◆ WORK TO COMPLETE
Return the records that follow, matching each one exactly.
---------- SUPPLIED ENTRIES
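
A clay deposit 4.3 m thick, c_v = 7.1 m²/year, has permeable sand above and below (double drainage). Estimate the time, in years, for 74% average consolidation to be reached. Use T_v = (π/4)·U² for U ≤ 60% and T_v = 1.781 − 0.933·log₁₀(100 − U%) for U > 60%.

Drainage path length: H_d = H/2 = 2.15 m (double drainage).
U > 60%: T_v = 1.781 − 0.933·log₁₀(100 − 74) = 0.46083.
t = T_v·H_d²/c_v = 0.46083×2.15²/7.1 = 0.3 years.

t ≈ 0.3 years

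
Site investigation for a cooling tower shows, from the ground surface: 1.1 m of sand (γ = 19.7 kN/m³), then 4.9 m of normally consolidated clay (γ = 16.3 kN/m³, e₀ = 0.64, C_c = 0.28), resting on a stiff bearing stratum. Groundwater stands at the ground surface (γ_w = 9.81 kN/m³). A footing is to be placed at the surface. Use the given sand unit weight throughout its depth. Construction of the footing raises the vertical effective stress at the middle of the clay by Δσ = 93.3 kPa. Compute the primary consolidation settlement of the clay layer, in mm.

S_c ≈ 545 mm

Mid-depth of clay below the ground surface: z = 1.1 + 4.9/2 = 3.55 m.
Total vertical stress at mid-clay: σ_v = 19.7×1.1 + 16.3×2.45 = 61.605 kPa.
Pore pressure: u = 9.81×(3.55 − 0) = 34.825 kPa.
Initial effective stress: σ'_0 = σ_v − u = 61.605 − 34.825 = 26.78 kPa.
Final effective stress: σ'_f = σ'_0 + Δσ = 26.78 + 93.3 = 120.08 kPa.
Normally consolidated clay, so the full stress increment lies on the virgin compression line:
S_c = C_c·H/(1+e₀)·log₁₀(σ'_f/σ'_0) = 0.28×4.9/(1+0.64)×log₁₀(120.08/26.78)
    = 0.83659 × 0.65166 = 0.5452 m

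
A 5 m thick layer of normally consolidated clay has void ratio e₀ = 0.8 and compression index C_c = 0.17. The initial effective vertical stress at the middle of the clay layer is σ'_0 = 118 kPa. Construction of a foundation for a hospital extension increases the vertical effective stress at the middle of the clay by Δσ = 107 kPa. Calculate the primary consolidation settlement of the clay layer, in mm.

Final effective stress: σ'_f = σ'_0 + Δσ = 118 + 107 = 225 kPa.
Normally consolidated clay, so the full stress increment lies on the virgin compression line:
S_c = C_c·H/(1+e₀)·log₁₀(σ'_f/σ'_0) = 0.17×5/(1+0.8)×log₁₀(225/118)
    = 0.47222 × 0.2803 = 0.1324 m

S_c ≈ 132 mm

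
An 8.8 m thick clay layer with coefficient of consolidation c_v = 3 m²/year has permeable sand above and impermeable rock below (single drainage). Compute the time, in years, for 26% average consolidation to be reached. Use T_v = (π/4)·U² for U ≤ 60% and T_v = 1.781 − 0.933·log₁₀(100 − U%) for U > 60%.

Drainage path length: H_d = H = 8.8 m (single drainage).
U ≤ 60%: T_v = (π/4)·U² = (π/4)×0.26² = 0.053093.
t = T_v·H_d²/c_v = 0.053093×8.8²/3 = 1.371 years.

t ≈ 1.37 years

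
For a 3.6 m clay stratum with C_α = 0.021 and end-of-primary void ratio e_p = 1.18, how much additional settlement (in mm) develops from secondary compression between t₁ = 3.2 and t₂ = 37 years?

S_s ≈ 36.9 mm

Secondary compression: S_s = C_α·H/(1+e_p)·log₁₀(t₂/t₁)
S_s = 0.021×3.6/(1+1.18)×log₁₀(37/3.2)
    = 0.03468 × 1.063 = 0.03687 m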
--------------------
◆ ANSWER TO THIS EXERCISE
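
A clay deposit 4.3 m thick, c_v = 7.1 m²/year, has permeable sand above and below (double drainage). Estimate the time, in years, for 74% average consolidation to be reached. Use T_v = (π/4)·U² for U ≤ 60% and T_v = 1.781 − 0.933·log₁₀(100 − U%) for U > 60%.

Drainage path length: H_d = H/2 = 2.15 m (double drainage).
U > 60%: T_v = 1.781 − 0.933·log₁₀(100 − 74) = 0.46083.
t = T_v·H_d²/c_v = 0.46083×2.15²/7.1 = 0.3 years.

t ≈ 0.3 years

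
Site investigation for a cooling tower shows, from the ground surface: 1.1 m of sand (γ = 19.7 kN/m³), then 4.9 m of normally consolidated clay (γ = 16.3 kN/m³, e₀ = 0.64, C_c = 0.28), resting on a stiff bearing stratum. Groundwater stands at the ground surface (γ_w = 9.81 kN/m³). A footing is to be placed at the surface. Use the given sand unit weight throughout its depth. Construction of the footing raises the vertical effective stress at the middle of the clay by Δσ = 93.3 kPa. Compute the primary consolidation settlement of the clay layer, in mm.

S_c ≈ 545 mm

Mid-depth of clay below the ground surface: z = 1.1 + 4.9/2 = 3.55 m.
Total vertical stress at mid-clay: σ_v = 19.7×1.1 + 16.3×2.45 = 61.605 kPa.
Pore pressure: u = 9.81×(3.55 − 0) = 34.825 kPa.
Initial effective stress: σ'_0 = σ_v − u = 61.605 − 34.825 = 26.78 kPa.
Final effective stress: σ'_f = σ'_0 + Δσ = 26.78 + 93.3 = 120.08 kPa.
Normally consolidated clay, so the full stress increment lies on the virgin compression line:
S_c = C_c·H/(1+e₀)·log₁₀(σ'_f/σ'_0) = 0.28×4.9/(1+0.64)×log₁₀(120.08/26.78)
    = 0.83659 × 0.65166 = 0.5452 m

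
A 5 m thick layer of normally consolidated clay has void ratio e₀ = 0.8 and compression index C_c = 0.17. The initial effective vertical stress at the middle of the clay layer is σ'_0 = 118 kPa. Construction of a foundation for a hospital extension increases the vertical effective stress at the middle of the clay by Δσ = 107 kPa. Calculate the primary consolidation settlement of the clay layer, in mm.

Final effective stress: σ'_f = σ'_0 + Δσ = 118 + 107 = 225 kPa.
Normally consolidated clay, so the full stress increment lies on the virgin compression line:
S_c = C_c·H/(1+e₀)·log₁₀(σ'_f/σ'_0) = 0.17×5/(1+0.8)×log₁₀(225/118)
    = 0.47222 × 0.2803 = 0.1324 m

S_c ≈ 132 mm

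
An 8.8 m thick clay layer with coefficient of consolidation c_v = 3 m²/year has permeable sand above and impermeable rock below (single drainage). Compute the time, in years, for 26% average consolidation to be reached. Use T_v = (π/4)·U² for U ≤ 60% and T_v = 1.781 − 0.933·log₁₀(100 − U%) for U > 60%.

Drainage path length: H_d = H = 8.8 m (single drainage).
U ≤ 60%: T_v = (π/4)·U² = (π/4)×0.26² = 0.053093.
t = T_v·H_d²/c_v = 0.053093×8.8²/3 = 1.371 years.

t ≈ 1.37 years

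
For a 3.6 m clay stratum with C_α = 0.021 and end-of-primary void ratio e_p = 1.18, how much additional settlement (in mm) develops from secondary compression between t₁ = 3.2 and t₂ = 37 years?

S_s ≈ 36.9 mm

Secondary compression: S_s = C_α·H/(1+e_p)·log₁₀(t₂/t₁)
S_s = 0.021×3.6/(1+1.18)×log₁₀(37/3.2)
    = 0.03468 × 1.063 = 0.03687 m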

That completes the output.